_Description of the task_.
All entries below are to be set down again, identical to the source.

• • • • •

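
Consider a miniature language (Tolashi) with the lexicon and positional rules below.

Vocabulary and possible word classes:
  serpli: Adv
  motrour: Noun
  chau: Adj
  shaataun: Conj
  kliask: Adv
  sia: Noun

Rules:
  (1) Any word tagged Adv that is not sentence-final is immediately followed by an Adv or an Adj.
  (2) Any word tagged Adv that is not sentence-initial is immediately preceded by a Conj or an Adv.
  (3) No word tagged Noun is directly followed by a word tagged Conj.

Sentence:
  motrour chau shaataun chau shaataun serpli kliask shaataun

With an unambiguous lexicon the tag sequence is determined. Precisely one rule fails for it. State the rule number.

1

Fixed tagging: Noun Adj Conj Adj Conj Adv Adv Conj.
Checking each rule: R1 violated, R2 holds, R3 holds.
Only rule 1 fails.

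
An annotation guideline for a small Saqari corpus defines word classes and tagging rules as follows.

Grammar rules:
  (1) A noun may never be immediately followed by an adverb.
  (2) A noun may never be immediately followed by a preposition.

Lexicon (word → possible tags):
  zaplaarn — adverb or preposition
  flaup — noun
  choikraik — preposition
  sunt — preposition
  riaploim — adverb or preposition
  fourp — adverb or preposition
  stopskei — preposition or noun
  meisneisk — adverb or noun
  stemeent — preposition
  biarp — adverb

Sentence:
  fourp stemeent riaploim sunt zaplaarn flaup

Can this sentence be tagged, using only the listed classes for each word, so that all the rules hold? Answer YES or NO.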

• • • • •

_Expected answer_.
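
Consider a miniature language (Tolashi) with the lexicon and positional rules below.

Vocabulary and possible word classes:
  serpli: Adv
  motrour: Noun
  chau: Adj
  shaataun: Conj
  kliask: Adv
  sia: Noun

Rules:
  (1) Any word tagged Adv that is not sentence-final is immediately followed by an Adv or an Adj.
  (2) Any word tagged Adv that is not sentence-initial is immediately preceded by a Conj or an Adv.
  (3) No word tagged Noun is directly followed by a word tagged Conj.

Sentence:
  motrour chau shaataun chau shaataun serpli kliask shaataun

With an unambiguous lexicon the tag sequence is determined. Precisely one rule fails for it. State the rule number.

1

Fixed tagging: Noun Adj Conj Adj Conj Adv Adv Conj.
Checking each rule: R1 violated, R2 holds, R3 holds.
Only rule 1 fails.

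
An annotation guideline for a small Saqari corpus defines word classes and tagging rules as follows.

Grammar rules:
  (1) A noun may never be immediately followed by an adverb.
  (2) A noun may never be immediately followed by a preposition.

Lexicon (word → possible tags):
  zaplaarn — adverb or preposition
  flaup — noun
  choikraik — preposition
  sunt — preposition
  riaploim — adverb or preposition
  fourp — adverb or preposition
  stopskei — preposition or noun
  meisneisk — adverb or noun
  stemeent — preposition
  biarp — adverb

Sentence:
  fourp stemeent riaploim sunt zaplaarn flaup

Can this sentence be tagged, using only the listed classes for each word, so that all the rules hold? Answer YES or NO.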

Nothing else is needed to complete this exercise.